+++ Records for this task

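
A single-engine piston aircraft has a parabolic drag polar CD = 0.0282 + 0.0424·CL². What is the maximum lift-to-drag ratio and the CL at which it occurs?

For CD = CD0 + K·CL², (L/D)max occurs at CL* = √(CD0/K) and equals 1/(2√(K·CD0)).
(L/D)max = 1/(2√(0.0424 × 0.0282)) = 1/(2 × 0.03458) = 14.5
CL* = √(0.0282/0.0424) = 0.816

(L/D)max = 14.5, at CL = 0.816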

++++++

## Task item:
Every entry above should come back exactly as written.

## Output for this exercise:
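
A single-engine piston aircraft has a parabolic drag polar CD = 0.0282 + 0.0424·CL². What is the maximum lift-to-drag ratio and the CL at which it occurs?

For CD = CD0 + K·CL², (L/D)max occurs at CL* = √(CD0/K) and equals 1/(2√(K·CD0)).
(L/D)max = 1/(2√(0.0424 × 0.0282)) = 1/(2 × 0.03458) = 14.5
CL* = √(0.0282/0.0424) = 0.816

(L/D)max = 14.5, at CL = 0.816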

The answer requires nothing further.